──────── Available records ────────
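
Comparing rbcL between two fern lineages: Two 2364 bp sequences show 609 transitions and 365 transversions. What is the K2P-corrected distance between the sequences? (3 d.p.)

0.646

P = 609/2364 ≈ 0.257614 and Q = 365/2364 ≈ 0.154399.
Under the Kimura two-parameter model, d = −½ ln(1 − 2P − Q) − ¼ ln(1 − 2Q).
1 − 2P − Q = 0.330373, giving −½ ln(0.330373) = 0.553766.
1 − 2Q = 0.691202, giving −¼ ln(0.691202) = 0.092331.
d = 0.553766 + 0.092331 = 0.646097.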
────────
──────── Available records ────────
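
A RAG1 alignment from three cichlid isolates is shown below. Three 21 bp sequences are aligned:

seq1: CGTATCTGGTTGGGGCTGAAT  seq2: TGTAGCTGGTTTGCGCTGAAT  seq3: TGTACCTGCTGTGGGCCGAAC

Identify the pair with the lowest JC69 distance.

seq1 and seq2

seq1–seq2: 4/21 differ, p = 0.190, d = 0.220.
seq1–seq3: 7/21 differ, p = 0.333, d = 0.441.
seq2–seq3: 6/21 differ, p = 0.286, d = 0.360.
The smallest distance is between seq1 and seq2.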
────────
──────── Available records ────────
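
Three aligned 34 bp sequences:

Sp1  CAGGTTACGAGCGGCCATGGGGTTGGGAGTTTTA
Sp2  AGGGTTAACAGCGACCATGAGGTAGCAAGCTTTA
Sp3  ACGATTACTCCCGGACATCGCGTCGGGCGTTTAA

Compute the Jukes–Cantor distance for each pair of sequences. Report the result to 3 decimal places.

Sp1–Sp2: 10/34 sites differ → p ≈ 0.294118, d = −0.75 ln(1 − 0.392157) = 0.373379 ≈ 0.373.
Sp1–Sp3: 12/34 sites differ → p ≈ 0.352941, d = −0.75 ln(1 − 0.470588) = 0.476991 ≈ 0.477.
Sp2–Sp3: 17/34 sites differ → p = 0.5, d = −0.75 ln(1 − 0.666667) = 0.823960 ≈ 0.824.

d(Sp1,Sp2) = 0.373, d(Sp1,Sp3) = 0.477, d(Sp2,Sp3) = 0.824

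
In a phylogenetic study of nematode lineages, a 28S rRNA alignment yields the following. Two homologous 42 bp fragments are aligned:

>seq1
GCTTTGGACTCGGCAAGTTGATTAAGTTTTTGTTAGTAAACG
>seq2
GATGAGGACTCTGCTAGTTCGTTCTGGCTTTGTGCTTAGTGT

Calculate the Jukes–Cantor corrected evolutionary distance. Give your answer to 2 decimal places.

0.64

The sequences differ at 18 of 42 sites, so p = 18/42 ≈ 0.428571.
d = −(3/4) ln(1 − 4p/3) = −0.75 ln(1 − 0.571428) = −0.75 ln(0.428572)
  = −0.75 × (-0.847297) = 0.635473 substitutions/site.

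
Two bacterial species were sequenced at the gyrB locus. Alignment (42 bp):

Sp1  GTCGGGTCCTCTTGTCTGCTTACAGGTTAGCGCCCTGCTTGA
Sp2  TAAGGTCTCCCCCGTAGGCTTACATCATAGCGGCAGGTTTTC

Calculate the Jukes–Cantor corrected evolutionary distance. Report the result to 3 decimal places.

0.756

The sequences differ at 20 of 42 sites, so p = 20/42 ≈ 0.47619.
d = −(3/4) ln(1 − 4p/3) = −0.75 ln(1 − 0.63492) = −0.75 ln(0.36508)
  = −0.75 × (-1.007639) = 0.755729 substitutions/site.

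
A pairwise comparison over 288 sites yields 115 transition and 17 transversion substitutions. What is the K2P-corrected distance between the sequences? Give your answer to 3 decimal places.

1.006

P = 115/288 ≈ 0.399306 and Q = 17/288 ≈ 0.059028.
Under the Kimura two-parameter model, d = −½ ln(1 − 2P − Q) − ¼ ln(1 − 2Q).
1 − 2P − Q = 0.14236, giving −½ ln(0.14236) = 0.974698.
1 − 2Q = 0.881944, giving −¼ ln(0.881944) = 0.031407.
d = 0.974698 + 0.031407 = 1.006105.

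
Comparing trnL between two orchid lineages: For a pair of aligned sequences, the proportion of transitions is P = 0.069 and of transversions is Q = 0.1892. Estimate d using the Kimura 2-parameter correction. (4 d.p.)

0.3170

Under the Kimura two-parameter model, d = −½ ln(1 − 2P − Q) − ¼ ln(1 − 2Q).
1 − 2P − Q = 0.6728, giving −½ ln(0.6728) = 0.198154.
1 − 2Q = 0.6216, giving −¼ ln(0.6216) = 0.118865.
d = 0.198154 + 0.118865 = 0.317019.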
────────
→ **Requirement**: The string "Three" may occur on several lines of the listing; state how many such lines there are, giving the number only.

→ **Answer space**: 2